### Data in this exercise
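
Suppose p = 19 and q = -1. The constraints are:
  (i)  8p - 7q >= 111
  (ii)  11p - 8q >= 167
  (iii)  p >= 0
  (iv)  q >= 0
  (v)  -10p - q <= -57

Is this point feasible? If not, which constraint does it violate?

not feasible — violates (iv)

Constraint (iv): q = -1, which is not ≥ 0. All other constraints are satisfied.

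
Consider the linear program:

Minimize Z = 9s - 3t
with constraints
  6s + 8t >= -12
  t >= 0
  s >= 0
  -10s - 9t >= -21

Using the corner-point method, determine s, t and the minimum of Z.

s = 0, t = 7/3, minimum Z = -7

Extreme points and Z = 9s - 3t:
  (0, 0) → Z = 0
  (21/10, 0) → Z = 189/10
  (0, 7/3) → Z = -7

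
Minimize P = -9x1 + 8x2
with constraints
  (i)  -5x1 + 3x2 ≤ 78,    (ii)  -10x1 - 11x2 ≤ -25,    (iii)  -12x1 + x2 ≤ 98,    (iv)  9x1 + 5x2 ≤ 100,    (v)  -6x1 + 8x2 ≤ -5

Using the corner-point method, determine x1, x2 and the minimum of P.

Vertices and P = -9x1 + 8x2:
  (975/49, -775/49) → P = -14975/49
  (255/146, 50/73) → P = -1495/146
  (275/34, 185/34) → P = -995/34

The optimum lies where -10x1 - 11x2 = -25 and 9x1 + 5x2 = 100.
Solving simultaneously gives x1 = 975/49, x2 = -775/49.

x1 = 975/49, x2 = -775/49, minimum P = -14975/49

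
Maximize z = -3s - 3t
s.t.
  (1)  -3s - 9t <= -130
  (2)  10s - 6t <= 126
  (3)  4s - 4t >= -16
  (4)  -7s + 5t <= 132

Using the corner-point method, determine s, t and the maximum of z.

s = 47/6, t = 71/6, maximum z = -59

Vertices and z = -3s - 3t:
  (319/18, 461/54) → z = -709/9
  (47/6, 71/6) → z = -59
  (75/2, 83/2) → z = -237

The binding constraints are -3s - 9t = -130 and 4s - 4t = -16.
Solving simultaneously gives s = 47/6, t = 71/6.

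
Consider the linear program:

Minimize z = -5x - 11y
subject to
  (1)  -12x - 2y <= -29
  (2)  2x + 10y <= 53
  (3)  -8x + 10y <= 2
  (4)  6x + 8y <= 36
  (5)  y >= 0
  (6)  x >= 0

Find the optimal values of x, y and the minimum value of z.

Feasible corners and z = -5x - 11y:
  (143/68, 32/17) → z = -2123/68
  (29/12, 0) → z = -145/12
  (86/31, 75/31) → z = -1255/31
  (6, 0) → z = -30

x = 86/31, y = 75/31, minimum z = -1255/31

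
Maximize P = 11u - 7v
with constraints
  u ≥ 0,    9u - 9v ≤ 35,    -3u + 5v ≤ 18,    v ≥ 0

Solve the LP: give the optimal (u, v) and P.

u = 337/18, v = 89/6, maximum P = 919/9

Corner points and P = 11u - 7v:
  (0, 18/5) → P = -126/5
  (0, 0) → P = 0
  (337/18, 89/6) → P = 919/9
  (35/9, 0) → P = 385/9

At the optimal vertex, 9u - 9v = 35 and -3u + 5v = 18.
Solving simultaneously gives u = 337/18, v = 89/6.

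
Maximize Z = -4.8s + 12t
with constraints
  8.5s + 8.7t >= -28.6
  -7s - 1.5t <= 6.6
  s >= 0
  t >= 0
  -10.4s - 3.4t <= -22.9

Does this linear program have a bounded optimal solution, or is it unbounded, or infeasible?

From the feasible point (0, 229/34), moving in the direction (0, 1) keeps every constraint satisfied while Z increases without bound.

unbounded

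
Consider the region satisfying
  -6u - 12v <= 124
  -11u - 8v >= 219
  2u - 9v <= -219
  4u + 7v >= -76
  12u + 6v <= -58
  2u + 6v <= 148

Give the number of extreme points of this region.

4

Of the 15 pairwise boundary intersections, those satisfying every inequality are:
  (-3723/115, 1971/115)
  (-1249/25, 1033/25)
  (-2217/50, 362/25)
  (-746/5, 372/5)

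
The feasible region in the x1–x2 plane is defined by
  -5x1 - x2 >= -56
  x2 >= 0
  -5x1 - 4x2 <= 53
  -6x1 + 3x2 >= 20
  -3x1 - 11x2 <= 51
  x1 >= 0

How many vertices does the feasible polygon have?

Intersecting each pair of boundary lines and keeping only the points that satisfy every inequality leaves:
  (148/21, 436/21)
  (0, 56)
  (0, 20/3)

3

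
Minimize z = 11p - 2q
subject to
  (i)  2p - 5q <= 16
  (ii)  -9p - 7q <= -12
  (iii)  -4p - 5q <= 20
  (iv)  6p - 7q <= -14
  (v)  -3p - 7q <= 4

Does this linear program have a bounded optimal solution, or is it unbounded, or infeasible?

unbounded

From the feasible point (-2/15, 66/35), moving in the direction (-7, 9) keeps every constraint satisfied while z decreases without bound.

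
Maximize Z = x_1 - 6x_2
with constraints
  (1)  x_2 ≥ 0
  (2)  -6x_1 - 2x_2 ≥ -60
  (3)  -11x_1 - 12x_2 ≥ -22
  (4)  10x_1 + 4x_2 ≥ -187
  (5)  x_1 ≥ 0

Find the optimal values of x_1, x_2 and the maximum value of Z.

Feasible corners and Z = x_1 - 6x_2:
  (2, 0) → Z = 2
  (0, 0) → Z = 0
  (0, 11/6) → Z = -11

The optimum lies where x_2 = 0 and -11x_1 - 12x_2 = -22.
Solving simultaneously gives x_1 = 2, x_2 = 0.

x_1 = 2, x_2 = 0, maximum Z = 2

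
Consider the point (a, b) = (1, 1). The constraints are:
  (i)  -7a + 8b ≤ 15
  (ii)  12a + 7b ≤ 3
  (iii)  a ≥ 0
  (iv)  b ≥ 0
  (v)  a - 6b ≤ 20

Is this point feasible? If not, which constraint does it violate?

Constraint (ii): 12a + 7b = 19, which is not ≤ 3. All other constraints are satisfied.

not feasible — violates (ii)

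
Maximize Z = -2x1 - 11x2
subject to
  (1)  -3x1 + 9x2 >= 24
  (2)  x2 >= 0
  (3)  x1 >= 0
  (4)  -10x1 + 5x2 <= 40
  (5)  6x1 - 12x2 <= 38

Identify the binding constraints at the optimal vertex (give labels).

Extreme points and Z = -2x1 - 11x2:
  (0, 8/3) → Z = -88/3
  (35, 43/3) → Z = -683/3
  (0, 8) → Z = -88
The feasible region is unbounded (it extends along (1, 2), (2, 1)), but Z strictly decreases along every unbounded feasible direction, so there is no improving ray and the maximum is attained at a vertex.

The maximum is at (0, 8/3). Substituting into each constraint, equality holds for (1) and (3); the remaining constraints have slack.

(1) and (3)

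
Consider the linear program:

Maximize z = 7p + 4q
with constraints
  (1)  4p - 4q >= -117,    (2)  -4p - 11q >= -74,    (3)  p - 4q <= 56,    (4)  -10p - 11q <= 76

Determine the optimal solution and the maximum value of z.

p = 304/9, q = -50/9, maximum z = 1928/9

Feasible corners and z = 7p + 4q:
  (-991/60, 191/15) → z = -3881/60
  (-1591/84, 433/42) → z = -7673/84
  (304/9, -50/9) → z = 1928/9
  (104/17, -212/17) → z = -120/17

The optimum lies where -4p - 11q = -74 and p - 4q = 56.
Solving simultaneously gives p = 304/9, q = -50/9.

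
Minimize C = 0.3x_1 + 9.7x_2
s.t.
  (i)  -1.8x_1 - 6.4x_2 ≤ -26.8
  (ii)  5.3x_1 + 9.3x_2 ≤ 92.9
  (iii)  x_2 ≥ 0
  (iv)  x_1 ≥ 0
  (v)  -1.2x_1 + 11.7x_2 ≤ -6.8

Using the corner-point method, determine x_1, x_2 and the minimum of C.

Vertices and C = 0.3x_1 + 9.7x_2:
  (134/9, 0) → C = 67/15
  (17854/1437, 332/479) → C = 25029/2395
  (929/53, 0) → C = 2787/530
  (38339/2439, 7544/7317) → C = 1076819/73170

The optimum lies where -1.8x_1 - 6.4x_2 = -26.8 and x_2 = 0.
Solving simultaneously gives x_1 = 134/9, x_2 = 0.

x_1 = 134/9, x_2 = 0, minimum C = 67/15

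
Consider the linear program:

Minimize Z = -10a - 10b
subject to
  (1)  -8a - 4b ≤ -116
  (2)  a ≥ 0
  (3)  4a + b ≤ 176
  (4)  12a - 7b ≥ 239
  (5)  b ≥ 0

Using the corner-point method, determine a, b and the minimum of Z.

a = 1471/40, b = 289/10, minimum Z = -2627/4

The optimum lies where 4a + b = 176 and 12a - 7b = 239.
Solving simultaneously gives a = 1471/40, b = 289/10.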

### Exercise
Only the lines above starting at the one containing "Minimize Z = 9s - 3t" and ending at the one containing "-6x1 + 8x2 ≤ -5", both included, are to be returned, exactly as they read.

### Answer to this exercise
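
Minimize Z = 9s - 3t
with constraints
  6s + 8t >= -12
  t >= 0
  s >= 0
  -10s - 9t >= -21

Using the corner-point method, determine s, t and the minimum of Z.

s = 0, t = 7/3, minimum Z = -7

Extreme points and Z = 9s - 3t:
  (0, 0) → Z = 0
  (21/10, 0) → Z = 189/10
  (0, 7/3) → Z = -7

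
Minimize P = -9x1 + 8x2
with constraints
  (i)  -5x1 + 3x2 ≤ 78,    (ii)  -10x1 - 11x2 ≤ -25,    (iii)  -12x1 + x2 ≤ 98,    (iv)  9x1 + 5x2 ≤ 100,    (v)  -6x1 + 8x2 ≤ -5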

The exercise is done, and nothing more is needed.